(SUPPLIED DATA begins)

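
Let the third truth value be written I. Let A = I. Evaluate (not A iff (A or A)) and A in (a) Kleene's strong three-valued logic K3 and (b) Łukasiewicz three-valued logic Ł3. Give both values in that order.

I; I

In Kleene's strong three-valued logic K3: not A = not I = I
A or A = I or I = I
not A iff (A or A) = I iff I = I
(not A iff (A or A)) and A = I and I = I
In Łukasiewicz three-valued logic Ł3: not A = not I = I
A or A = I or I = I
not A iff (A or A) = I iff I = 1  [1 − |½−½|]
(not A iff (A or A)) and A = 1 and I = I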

(SUPPLIED DATA ends)

#### [GOAL OF THE EXERCISE]
Each line above must be reproduced exactly.

#### [WRITTEN ANSWER]
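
Let the third truth value be written I. Let A = I. Evaluate (not A iff (A or A)) and A in (a) Kleene's strong three-valued logic K3 and (b) Łukasiewicz three-valued logic Ł3. Give both values in that order.

I; I

In Kleene's strong three-valued logic K3: not A = not I = I
A or A = I or I = I
not A iff (A or A) = I iff I = I
(not A iff (A or A)) and A = I and I = I
In Łukasiewicz three-valued logic Ł3: not A = not I = I
A or A = I or I = I
not A iff (A or A) = I iff I = 1  [1 − |½−½|]
(not A iff (A or A)) and A = 1 and I = I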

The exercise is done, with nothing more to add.